Stored items

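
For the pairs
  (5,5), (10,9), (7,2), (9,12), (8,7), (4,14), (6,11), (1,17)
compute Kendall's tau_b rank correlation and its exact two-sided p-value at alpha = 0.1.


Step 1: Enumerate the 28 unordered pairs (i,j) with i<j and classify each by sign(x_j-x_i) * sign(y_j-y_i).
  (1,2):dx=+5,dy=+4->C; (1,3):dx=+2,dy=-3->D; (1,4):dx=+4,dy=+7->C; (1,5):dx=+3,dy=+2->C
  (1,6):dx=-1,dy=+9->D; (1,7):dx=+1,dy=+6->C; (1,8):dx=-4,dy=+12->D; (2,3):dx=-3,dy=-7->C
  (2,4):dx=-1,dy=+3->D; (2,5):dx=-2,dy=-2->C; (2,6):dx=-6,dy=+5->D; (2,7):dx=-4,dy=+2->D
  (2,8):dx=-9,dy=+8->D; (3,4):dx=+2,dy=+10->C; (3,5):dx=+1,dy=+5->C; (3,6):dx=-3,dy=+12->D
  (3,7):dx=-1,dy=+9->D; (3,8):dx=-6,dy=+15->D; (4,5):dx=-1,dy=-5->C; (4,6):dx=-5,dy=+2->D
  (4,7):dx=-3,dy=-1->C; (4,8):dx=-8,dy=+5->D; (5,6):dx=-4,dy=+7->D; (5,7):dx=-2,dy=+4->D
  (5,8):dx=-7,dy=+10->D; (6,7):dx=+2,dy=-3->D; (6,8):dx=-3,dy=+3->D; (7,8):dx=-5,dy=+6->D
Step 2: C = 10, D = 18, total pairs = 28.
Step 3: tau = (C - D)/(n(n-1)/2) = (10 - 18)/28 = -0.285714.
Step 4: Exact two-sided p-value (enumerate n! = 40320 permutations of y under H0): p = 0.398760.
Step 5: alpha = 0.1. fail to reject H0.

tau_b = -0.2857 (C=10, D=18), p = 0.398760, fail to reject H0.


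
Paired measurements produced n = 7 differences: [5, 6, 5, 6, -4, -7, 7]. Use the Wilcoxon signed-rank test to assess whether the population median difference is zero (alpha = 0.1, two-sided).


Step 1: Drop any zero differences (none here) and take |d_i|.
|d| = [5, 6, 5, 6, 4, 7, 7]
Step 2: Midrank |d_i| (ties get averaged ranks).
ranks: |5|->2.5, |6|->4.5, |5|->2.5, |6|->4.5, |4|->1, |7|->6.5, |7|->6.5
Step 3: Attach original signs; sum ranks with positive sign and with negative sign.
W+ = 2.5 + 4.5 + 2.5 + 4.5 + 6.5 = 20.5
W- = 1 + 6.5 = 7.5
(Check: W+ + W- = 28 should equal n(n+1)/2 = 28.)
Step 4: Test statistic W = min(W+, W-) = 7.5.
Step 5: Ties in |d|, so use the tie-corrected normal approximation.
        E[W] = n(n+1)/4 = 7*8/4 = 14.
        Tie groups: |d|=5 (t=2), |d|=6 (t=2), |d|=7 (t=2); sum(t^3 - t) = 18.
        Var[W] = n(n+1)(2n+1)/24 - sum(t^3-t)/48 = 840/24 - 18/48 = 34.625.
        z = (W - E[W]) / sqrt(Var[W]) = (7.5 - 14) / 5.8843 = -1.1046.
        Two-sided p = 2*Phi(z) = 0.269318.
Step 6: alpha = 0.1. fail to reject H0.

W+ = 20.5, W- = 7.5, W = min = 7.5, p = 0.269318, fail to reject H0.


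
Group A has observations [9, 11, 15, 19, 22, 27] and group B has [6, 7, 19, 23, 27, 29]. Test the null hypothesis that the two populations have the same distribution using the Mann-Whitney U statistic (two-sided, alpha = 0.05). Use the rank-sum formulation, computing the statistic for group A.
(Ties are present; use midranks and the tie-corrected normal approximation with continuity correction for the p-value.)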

EXERCISE DESCRIPTION :: Reproduce the data above in full, with no line missing.

EXERCISE RESULT ::
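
For the pairs
  (5,5), (10,9), (7,2), (9,12), (8,7), (4,14), (6,11), (1,17)
compute Kendall's tau_b rank correlation and its exact two-sided p-value at alpha = 0.1.


Step 1: Enumerate the 28 unordered pairs (i,j) with i<j and classify each by sign(x_j-x_i) * sign(y_j-y_i).
  (1,2):dx=+5,dy=+4->C; (1,3):dx=+2,dy=-3->D; (1,4):dx=+4,dy=+7->C; (1,5):dx=+3,dy=+2->C
  (1,6):dx=-1,dy=+9->D; (1,7):dx=+1,dy=+6->C; (1,8):dx=-4,dy=+12->D; (2,3):dx=-3,dy=-7->C
  (2,4):dx=-1,dy=+3->D; (2,5):dx=-2,dy=-2->C; (2,6):dx=-6,dy=+5->D; (2,7):dx=-4,dy=+2->D
  (2,8):dx=-9,dy=+8->D; (3,4):dx=+2,dy=+10->C; (3,5):dx=+1,dy=+5->C; (3,6):dx=-3,dy=+12->D
  (3,7):dx=-1,dy=+9->D; (3,8):dx=-6,dy=+15->D; (4,5):dx=-1,dy=-5->C; (4,6):dx=-5,dy=+2->D
  (4,7):dx=-3,dy=-1->C; (4,8):dx=-8,dy=+5->D; (5,6):dx=-4,dy=+7->D; (5,7):dx=-2,dy=+4->D
  (5,8):dx=-7,dy=+10->D; (6,7):dx=+2,dy=-3->D; (6,8):dx=-3,dy=+3->D; (7,8):dx=-5,dy=+6->D
Step 2: C = 10, D = 18, total pairs = 28.
Step 3: tau = (C - D)/(n(n-1)/2) = (10 - 18)/28 = -0.285714.
Step 4: Exact two-sided p-value (enumerate n! = 40320 permutations of y under H0): p = 0.398760.
Step 5: alpha = 0.1. fail to reject H0.

tau_b = -0.2857 (C=10, D=18), p = 0.398760, fail to reject H0.


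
Paired measurements produced n = 7 differences: [5, 6, 5, 6, -4, -7, 7]. Use the Wilcoxon signed-rank test to assess whether the population median difference is zero (alpha = 0.1, two-sided).


Step 1: Drop any zero differences (none here) and take |d_i|.
|d| = [5, 6, 5, 6, 4, 7, 7]
Step 2: Midrank |d_i| (ties get averaged ranks).
ranks: |5|->2.5, |6|->4.5, |5|->2.5, |6|->4.5, |4|->1, |7|->6.5, |7|->6.5
Step 3: Attach original signs; sum ranks with positive sign and with negative sign.
W+ = 2.5 + 4.5 + 2.5 + 4.5 + 6.5 = 20.5
W- = 1 + 6.5 = 7.5
(Check: W+ + W- = 28 should equal n(n+1)/2 = 28.)
Step 4: Test statistic W = min(W+, W-) = 7.5.
Step 5: Ties in |d|, so use the tie-corrected normal approximation.
        E[W] = n(n+1)/4 = 7*8/4 = 14.
        Tie groups: |d|=5 (t=2), |d|=6 (t=2), |d|=7 (t=2); sum(t^3 - t) = 18.
        Var[W] = n(n+1)(2n+1)/24 - sum(t^3-t)/48 = 840/24 - 18/48 = 34.625.
        z = (W - E[W]) / sqrt(Var[W]) = (7.5 - 14) / 5.8843 = -1.1046.
        Two-sided p = 2*Phi(z) = 0.269318.
Step 6: alpha = 0.1. fail to reject H0.

W+ = 20.5, W- = 7.5, W = min = 7.5, p = 0.269318, fail to reject H0.


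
Group A has observations [9, 11, 15, 19, 22, 27] and group B has [6, 7, 19, 23, 27, 29]. Test the null hypothesis that the two populations have the same distribution using the Mann-Whitney U statistic (two-sided, alpha = 0.05). Use the rank-sum formulation, computing the statistic for group A.
(Ties are present; use midranks and the tie-corrected normal approximation with continuity correction for the p-value.)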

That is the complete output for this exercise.